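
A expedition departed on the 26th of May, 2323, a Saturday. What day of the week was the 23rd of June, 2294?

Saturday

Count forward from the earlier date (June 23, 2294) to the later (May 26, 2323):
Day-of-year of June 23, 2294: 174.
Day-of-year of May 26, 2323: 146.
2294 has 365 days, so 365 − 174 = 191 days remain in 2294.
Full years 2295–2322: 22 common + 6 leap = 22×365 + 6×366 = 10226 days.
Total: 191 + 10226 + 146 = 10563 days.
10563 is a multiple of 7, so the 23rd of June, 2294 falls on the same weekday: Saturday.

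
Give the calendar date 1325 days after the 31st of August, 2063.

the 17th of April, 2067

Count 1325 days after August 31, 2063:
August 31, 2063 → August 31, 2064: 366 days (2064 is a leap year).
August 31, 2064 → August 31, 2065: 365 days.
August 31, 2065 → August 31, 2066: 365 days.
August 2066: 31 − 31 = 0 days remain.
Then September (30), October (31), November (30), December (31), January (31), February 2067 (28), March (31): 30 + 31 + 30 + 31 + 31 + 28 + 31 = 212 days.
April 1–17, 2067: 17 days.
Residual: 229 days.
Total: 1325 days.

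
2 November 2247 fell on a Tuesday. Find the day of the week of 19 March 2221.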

□ □ □ □

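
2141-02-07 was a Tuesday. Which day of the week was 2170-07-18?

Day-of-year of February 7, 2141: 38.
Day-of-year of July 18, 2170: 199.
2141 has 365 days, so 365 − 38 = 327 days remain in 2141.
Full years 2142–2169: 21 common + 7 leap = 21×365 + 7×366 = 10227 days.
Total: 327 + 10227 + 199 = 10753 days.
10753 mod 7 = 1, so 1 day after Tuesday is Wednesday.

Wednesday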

□ □ □ □

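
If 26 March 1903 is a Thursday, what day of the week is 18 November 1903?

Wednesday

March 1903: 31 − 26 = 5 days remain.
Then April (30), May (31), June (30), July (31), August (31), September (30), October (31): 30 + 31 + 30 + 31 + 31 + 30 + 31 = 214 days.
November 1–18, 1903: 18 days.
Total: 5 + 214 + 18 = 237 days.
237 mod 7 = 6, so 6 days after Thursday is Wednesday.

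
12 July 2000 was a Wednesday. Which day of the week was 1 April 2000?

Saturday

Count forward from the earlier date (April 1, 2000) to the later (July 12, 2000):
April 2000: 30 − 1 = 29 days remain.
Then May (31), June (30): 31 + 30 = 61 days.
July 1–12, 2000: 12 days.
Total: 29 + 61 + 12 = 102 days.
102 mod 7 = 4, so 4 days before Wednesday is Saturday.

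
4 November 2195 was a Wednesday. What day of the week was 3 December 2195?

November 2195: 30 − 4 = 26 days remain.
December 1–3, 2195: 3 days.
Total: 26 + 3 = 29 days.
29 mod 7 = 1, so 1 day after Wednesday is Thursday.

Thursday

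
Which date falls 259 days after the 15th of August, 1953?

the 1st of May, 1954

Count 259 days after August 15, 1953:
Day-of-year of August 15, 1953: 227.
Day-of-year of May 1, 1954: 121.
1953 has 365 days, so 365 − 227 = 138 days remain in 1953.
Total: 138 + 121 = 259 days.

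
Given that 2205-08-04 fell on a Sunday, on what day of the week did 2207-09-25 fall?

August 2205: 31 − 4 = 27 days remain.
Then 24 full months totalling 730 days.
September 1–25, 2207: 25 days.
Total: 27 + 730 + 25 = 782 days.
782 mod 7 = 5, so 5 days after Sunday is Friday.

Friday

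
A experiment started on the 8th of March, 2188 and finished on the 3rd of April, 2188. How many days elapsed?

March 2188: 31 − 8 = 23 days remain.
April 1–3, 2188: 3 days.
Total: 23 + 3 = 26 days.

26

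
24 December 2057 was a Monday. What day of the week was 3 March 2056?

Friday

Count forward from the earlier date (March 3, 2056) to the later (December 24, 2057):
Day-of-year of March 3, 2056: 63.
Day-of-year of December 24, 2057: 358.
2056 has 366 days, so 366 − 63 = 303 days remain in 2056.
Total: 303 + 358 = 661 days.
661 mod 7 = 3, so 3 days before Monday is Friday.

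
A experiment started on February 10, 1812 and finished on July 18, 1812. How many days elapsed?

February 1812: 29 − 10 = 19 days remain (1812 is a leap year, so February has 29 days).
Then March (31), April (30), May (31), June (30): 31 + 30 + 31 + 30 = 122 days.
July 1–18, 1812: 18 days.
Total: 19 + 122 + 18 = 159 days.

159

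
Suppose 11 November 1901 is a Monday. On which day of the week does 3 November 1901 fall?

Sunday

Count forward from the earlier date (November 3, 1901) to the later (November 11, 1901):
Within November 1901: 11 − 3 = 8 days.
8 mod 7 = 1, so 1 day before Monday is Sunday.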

□ □ □ □

Work instructions:
With the line that has "A expedition departed" as the first and the line that has "2 November 2247" as the last, repeat exactly that run of lines above and no more.

Exercise output:
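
A expedition departed on the 26th of May, 2323, a Saturday. What day of the week was the 23rd of June, 2294?

Saturday

Count forward from the earlier date (June 23, 2294) to the later (May 26, 2323):
Day-of-year of June 23, 2294: 174.
Day-of-year of May 26, 2323: 146.
2294 has 365 days, so 365 − 174 = 191 days remain in 2294.
Full years 2295–2322: 22 common + 6 leap = 22×365 + 6×366 = 10226 days.
Total: 191 + 10226 + 146 = 10563 days.
10563 is a multiple of 7, so the 23rd of June, 2294 falls on the same weekday: Saturday.

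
Give the calendar date 1325 days after the 31st of August, 2063.

the 17th of April, 2067

Count 1325 days after August 31, 2063:
August 31, 2063 → August 31, 2064: 366 days (2064 is a leap year).
August 31, 2064 → August 31, 2065: 365 days.
August 31, 2065 → August 31, 2066: 365 days.
August 2066: 31 − 31 = 0 days remain.
Then September (30), October (31), November (30), December (31), January (31), February 2067 (28), March (31): 30 + 31 + 30 + 31 + 31 + 28 + 31 = 212 days.
April 1–17, 2067: 17 days.
Residual: 229 days.
Total: 1325 days.

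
2 November 2247 fell on a Tuesday. Find the day of the week of 19 March 2221.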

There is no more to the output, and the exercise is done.